**Exercise description**
Copy the records. Keep every line exactly as it is.

*** Opening of Excerpted records ***

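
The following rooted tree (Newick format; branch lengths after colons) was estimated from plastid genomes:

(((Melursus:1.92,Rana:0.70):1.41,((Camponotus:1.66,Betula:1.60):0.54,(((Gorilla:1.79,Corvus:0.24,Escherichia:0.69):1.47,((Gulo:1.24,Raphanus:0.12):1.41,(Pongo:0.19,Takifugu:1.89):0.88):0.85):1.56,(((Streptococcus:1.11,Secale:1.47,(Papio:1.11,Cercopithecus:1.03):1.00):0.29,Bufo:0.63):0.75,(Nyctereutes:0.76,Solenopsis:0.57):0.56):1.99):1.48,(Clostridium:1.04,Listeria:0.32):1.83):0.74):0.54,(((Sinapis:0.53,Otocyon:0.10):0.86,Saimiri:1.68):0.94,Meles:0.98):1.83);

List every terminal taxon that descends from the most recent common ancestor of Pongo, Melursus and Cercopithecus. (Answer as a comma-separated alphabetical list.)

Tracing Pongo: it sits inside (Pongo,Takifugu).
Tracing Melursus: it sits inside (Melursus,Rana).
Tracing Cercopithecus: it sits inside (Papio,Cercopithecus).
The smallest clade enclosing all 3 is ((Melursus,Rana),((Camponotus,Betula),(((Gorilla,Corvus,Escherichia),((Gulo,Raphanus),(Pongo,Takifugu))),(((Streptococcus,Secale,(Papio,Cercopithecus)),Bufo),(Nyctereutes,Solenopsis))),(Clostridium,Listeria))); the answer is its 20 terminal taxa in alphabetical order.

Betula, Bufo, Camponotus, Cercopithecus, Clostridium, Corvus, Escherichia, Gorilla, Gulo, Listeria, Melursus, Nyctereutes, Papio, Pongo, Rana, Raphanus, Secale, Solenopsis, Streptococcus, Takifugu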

*** Close of Excerpted records ***

**Response to the exercise**
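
The following rooted tree (Newick format; branch lengths after colons) was estimated from plastid genomes:

(((Melursus:1.92,Rana:0.70):1.41,((Camponotus:1.66,Betula:1.60):0.54,(((Gorilla:1.79,Corvus:0.24,Escherichia:0.69):1.47,((Gulo:1.24,Raphanus:0.12):1.41,(Pongo:0.19,Takifugu:1.89):0.88):0.85):1.56,(((Streptococcus:1.11,Secale:1.47,(Papio:1.11,Cercopithecus:1.03):1.00):0.29,Bufo:0.63):0.75,(Nyctereutes:0.76,Solenopsis:0.57):0.56):1.99):1.48,(Clostridium:1.04,Listeria:0.32):1.83):0.74):0.54,(((Sinapis:0.53,Otocyon:0.10):0.86,Saimiri:1.68):0.94,Meles:0.98):1.83);

List every terminal taxon that descends from the most recent common ancestor of Pongo, Melursus and Cercopithecus. (Answer as a comma-separated alphabetical list.)

Tracing Pongo: it sits inside (Pongo,Takifugu).
Tracing Melursus: it sits inside (Melursus,Rana).
Tracing Cercopithecus: it sits inside (Papio,Cercopithecus).
The smallest clade enclosing all 3 is ((Melursus,Rana),((Camponotus,Betula),(((Gorilla,Corvus,Escherichia),((Gulo,Raphanus),(Pongo,Takifugu))),(((Streptococcus,Secale,(Papio,Cercopithecus)),Bufo),(Nyctereutes,Solenopsis))),(Clostridium,Listeria))); the answer is its 20 terminal taxa in alphabetical order.

Betula, Bufo, Camponotus, Cercopithecus, Clostridium, Corvus, Escherichia, Gorilla, Gulo, Listeria, Melursus, Nyctereutes, Papio, Pongo, Rana, Raphanus, Secale, Solenopsis, Streptococcus, Takifugu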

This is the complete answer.